▸ EXTRACTED INFORMATION:
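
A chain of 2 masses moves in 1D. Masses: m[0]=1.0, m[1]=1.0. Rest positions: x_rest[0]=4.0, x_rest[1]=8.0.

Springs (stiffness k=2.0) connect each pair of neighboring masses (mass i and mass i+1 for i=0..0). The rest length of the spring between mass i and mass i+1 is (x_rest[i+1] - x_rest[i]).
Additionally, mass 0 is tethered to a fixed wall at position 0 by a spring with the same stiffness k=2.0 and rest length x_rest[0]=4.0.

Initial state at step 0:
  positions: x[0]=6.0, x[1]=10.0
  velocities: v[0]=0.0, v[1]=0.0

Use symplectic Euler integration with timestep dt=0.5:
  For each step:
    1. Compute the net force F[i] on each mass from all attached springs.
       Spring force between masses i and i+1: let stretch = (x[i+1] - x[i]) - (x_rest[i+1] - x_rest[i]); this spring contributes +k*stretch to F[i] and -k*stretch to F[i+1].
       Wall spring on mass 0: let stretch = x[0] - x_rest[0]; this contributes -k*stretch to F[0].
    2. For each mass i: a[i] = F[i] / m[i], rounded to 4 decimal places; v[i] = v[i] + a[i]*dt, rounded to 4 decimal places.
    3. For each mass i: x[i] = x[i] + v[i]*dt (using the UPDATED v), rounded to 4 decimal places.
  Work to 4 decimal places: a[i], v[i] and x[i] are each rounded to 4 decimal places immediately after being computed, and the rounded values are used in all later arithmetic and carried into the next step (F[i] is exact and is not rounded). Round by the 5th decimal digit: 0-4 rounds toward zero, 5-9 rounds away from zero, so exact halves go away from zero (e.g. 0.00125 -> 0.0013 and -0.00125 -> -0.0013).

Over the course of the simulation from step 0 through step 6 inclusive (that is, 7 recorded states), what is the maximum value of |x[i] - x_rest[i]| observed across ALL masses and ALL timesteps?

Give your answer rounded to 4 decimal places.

Step 0: x=[6.0000 10.0000] v=[0.0000 0.0000]
Step 1: x=[5.0000 10.0000] v=[-2.0000 0.0000]
Step 2: x=[4.0000 9.5000] v=[-2.0000 -1.0000]
Step 3: x=[3.7500 8.2500] v=[-0.5000 -2.5000]
Step 4: x=[3.8750 6.7500] v=[0.2500 -3.0000]
Step 5: x=[3.5000 5.8125] v=[-0.7500 -1.8750]
Step 6: x=[2.5313 5.7188] v=[-1.9375 -0.1875]
Max displacement = 2.2812

Answer: 2.2812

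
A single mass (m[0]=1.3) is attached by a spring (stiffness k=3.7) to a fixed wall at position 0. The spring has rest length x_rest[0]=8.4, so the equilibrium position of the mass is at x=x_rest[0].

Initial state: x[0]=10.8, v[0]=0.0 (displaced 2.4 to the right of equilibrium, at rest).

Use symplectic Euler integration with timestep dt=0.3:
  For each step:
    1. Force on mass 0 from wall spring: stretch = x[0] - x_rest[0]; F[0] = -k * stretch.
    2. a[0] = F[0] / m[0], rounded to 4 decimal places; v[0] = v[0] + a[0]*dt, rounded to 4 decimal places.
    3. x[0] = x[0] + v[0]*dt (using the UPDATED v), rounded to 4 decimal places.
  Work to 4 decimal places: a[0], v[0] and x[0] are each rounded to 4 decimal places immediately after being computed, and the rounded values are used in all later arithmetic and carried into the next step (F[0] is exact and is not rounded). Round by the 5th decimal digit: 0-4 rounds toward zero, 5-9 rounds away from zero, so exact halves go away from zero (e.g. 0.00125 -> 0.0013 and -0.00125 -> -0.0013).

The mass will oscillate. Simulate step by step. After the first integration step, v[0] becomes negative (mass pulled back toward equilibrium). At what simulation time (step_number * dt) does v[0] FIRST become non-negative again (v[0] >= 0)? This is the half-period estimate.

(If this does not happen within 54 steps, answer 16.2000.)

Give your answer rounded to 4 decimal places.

Answer: 2.1000

Derivation:
Step 0: x=[10.8000] v=[0.0000]
Step 1: x=[10.1852] v=[-2.0492]
Step 2: x=[9.1132] v=[-3.5735]
Step 3: x=[7.8585] v=[-4.1825]
Step 4: x=[6.7425] v=[-3.7201]
Step 5: x=[6.0510] v=[-2.3049]
Step 6: x=[5.9612] v=[-0.2992]
Step 7: x=[6.4962] v=[1.7832]
First v>=0 after going negative at step 7, time=2.1000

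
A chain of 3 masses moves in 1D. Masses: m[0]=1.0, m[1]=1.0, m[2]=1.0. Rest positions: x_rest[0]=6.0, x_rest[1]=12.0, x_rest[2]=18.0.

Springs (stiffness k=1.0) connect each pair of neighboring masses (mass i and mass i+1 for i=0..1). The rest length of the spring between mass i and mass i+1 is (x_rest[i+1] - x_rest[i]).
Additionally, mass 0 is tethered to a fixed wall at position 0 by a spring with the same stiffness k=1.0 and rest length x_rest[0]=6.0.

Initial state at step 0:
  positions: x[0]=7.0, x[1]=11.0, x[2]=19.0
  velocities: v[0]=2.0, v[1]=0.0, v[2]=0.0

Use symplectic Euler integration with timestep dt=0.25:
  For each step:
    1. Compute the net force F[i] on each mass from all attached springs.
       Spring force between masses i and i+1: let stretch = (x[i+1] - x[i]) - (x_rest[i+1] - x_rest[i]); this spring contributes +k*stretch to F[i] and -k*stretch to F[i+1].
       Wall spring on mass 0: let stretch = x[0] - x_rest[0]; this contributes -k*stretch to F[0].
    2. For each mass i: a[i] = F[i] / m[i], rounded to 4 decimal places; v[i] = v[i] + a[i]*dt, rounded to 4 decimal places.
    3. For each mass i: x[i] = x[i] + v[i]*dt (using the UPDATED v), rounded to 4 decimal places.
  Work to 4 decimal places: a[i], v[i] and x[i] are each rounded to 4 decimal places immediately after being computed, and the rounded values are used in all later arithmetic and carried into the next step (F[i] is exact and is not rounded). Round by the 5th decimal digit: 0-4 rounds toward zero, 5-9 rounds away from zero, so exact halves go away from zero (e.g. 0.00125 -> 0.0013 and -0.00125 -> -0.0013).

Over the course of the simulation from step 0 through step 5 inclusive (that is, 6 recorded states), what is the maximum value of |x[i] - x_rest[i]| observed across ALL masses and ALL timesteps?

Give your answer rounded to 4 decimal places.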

▸ INSTRUCTIONS FOR THE TASK:
What do the records say? Quote them all exactly.

▸ SOLUTION:
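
A chain of 2 masses moves in 1D. Masses: m[0]=1.0, m[1]=1.0. Rest positions: x_rest[0]=4.0, x_rest[1]=8.0.

Springs (stiffness k=2.0) connect each pair of neighboring masses (mass i and mass i+1 for i=0..0). The rest length of the spring between mass i and mass i+1 is (x_rest[i+1] - x_rest[i]).
Additionally, mass 0 is tethered to a fixed wall at position 0 by a spring with the same stiffness k=2.0 and rest length x_rest[0]=4.0.

Initial state at step 0:
  positions: x[0]=6.0, x[1]=10.0
  velocities: v[0]=0.0, v[1]=0.0

Use symplectic Euler integration with timestep dt=0.5:
  For each step:
    1. Compute the net force F[i] on each mass from all attached springs.
       Spring force between masses i and i+1: let stretch = (x[i+1] - x[i]) - (x_rest[i+1] - x_rest[i]); this spring contributes +k*stretch to F[i] and -k*stretch to F[i+1].
       Wall spring on mass 0: let stretch = x[0] - x_rest[0]; this contributes -k*stretch to F[0].
    2. For each mass i: a[i] = F[i] / m[i], rounded to 4 decimal places; v[i] = v[i] + a[i]*dt, rounded to 4 decimal places.
    3. For each mass i: x[i] = x[i] + v[i]*dt (using the UPDATED v), rounded to 4 decimal places.
  Work to 4 decimal places: a[i], v[i] and x[i] are each rounded to 4 decimal places immediately after being computed, and the rounded values are used in all later arithmetic and carried into the next step (F[i] is exact and is not rounded). Round by the 5th decimal digit: 0-4 rounds toward zero, 5-9 rounds away from zero, so exact halves go away from zero (e.g. 0.00125 -> 0.0013 and -0.00125 -> -0.0013).

Over the course of the simulation from step 0 through step 6 inclusive (that is, 7 recorded states), what is the maximum value of |x[i] - x_rest[i]| observed across ALL masses and ALL timesteps?

Give your answer rounded to 4 decimal places.

Step 0: x=[6.0000 10.0000] v=[0.0000 0.0000]
Step 1: x=[5.0000 10.0000] v=[-2.0000 0.0000]
Step 2: x=[4.0000 9.5000] v=[-2.0000 -1.0000]
Step 3: x=[3.7500 8.2500] v=[-0.5000 -2.5000]
Step 4: x=[3.8750 6.7500] v=[0.2500 -3.0000]
Step 5: x=[3.5000 5.8125] v=[-0.7500 -1.8750]
Step 6: x=[2.5313 5.7188] v=[-1.9375 -0.1875]
Max displacement = 2.2812

Answer: 2.2812

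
A single mass (m[0]=1.3) is attached by a spring (stiffness k=3.7) to a fixed wall at position 0. The spring has rest length x_rest[0]=8.4, so the equilibrium position of the mass is at x=x_rest[0].

Initial state: x[0]=10.8, v[0]=0.0 (displaced 2.4 to the right of equilibrium, at rest).

Use symplectic Euler integration with timestep dt=0.3:
  For each step:
    1. Force on mass 0 from wall spring: stretch = x[0] - x_rest[0]; F[0] = -k * stretch.
    2. a[0] = F[0] / m[0], rounded to 4 decimal places; v[0] = v[0] + a[0]*dt, rounded to 4 decimal places.
    3. x[0] = x[0] + v[0]*dt (using the UPDATED v), rounded to 4 decimal places.
  Work to 4 decimal places: a[0], v[0] and x[0] are each rounded to 4 decimal places immediately after being computed, and the rounded values are used in all later arithmetic and carried into the next step (F[0] is exact and is not rounded). Round by the 5th decimal digit: 0-4 rounds toward zero, 5-9 rounds away from zero, so exact halves go away from zero (e.g. 0.00125 -> 0.0013 and -0.00125 -> -0.0013).

The mass will oscillate. Simulate step by step. After the first integration step, v[0] becomes negative (mass pulled back toward equilibrium). At what simulation time (step_number * dt) does v[0] FIRST become non-negative again (v[0] >= 0)? This is the half-period estimate.

(If this does not happen within 54 steps, answer 16.2000.)

Give your answer rounded to 4 decimal places.

Answer: 2.1000

Derivation:
Step 0: x=[10.8000] v=[0.0000]
Step 1: x=[10.1852] v=[-2.0492]
Step 2: x=[9.1132] v=[-3.5735]
Step 3: x=[7.8585] v=[-4.1825]
Step 4: x=[6.7425] v=[-3.7201]
Step 5: x=[6.0510] v=[-2.3049]
Step 6: x=[5.9612] v=[-0.2992]
Step 7: x=[6.4962] v=[1.7832]
First v>=0 after going negative at step 7, time=2.1000

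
A chain of 3 masses moves in 1D. Masses: m[0]=1.0, m[1]=1.0, m[2]=1.0. Rest positions: x_rest[0]=6.0, x_rest[1]=12.0, x_rest[2]=18.0.

Springs (stiffness k=1.0) connect each pair of neighboring masses (mass i and mass i+1 for i=0..1). The rest length of the spring between mass i and mass i+1 is (x_rest[i+1] - x_rest[i]).
Additionally, mass 0 is tethered to a fixed wall at position 0 by a spring with the same stiffness k=1.0 and rest length x_rest[0]=6.0.

Initial state at step 0:
  positions: x[0]=7.0, x[1]=11.0, x[2]=19.0
  velocities: v[0]=2.0, v[1]=0.0, v[2]=0.0

Use symplectic Euler integration with timestep dt=0.25:
  For each step:
    1. Compute the net force F[i] on each mass from all attached springs.
       Spring force between masses i and i+1: let stretch = (x[i+1] - x[i]) - (x_rest[i+1] - x_rest[i]); this spring contributes +k*stretch to F[i] and -k*stretch to F[i+1].
       Wall spring on mass 0: let stretch = x[0] - x_rest[0]; this contributes -k*stretch to F[0].
    2. For each mass i: a[i] = F[i] / m[i], rounded to 4 decimal places; v[i] = v[i] + a[i]*dt, rounded to 4 decimal places.
    3. For each mass i: x[i] = x[i] + v[i]*dt (using the UPDATED v), rounded to 4 decimal places.
  Work to 4 decimal places: a[i], v[i] and x[i] are each rounded to 4 decimal places immediately after being computed, and the rounded values are used in all later arithmetic and carried into the next step (F[i] is exact and is not rounded). Round by the 5th decimal digit: 0-4 rounds toward zero, 5-9 rounds away from zero, so exact halves go away from zero (e.g. 0.00125 -> 0.0013 and -0.00125 -> -0.0013).

Over the course of the simulation from step 0 through step 5 inclusive (that is, 6 recorded states), what is the maximum value of |x[i] - x_rest[i]| observed across ALL masses and ALL timesteps?

Give your answer rounded to 4 decimal places.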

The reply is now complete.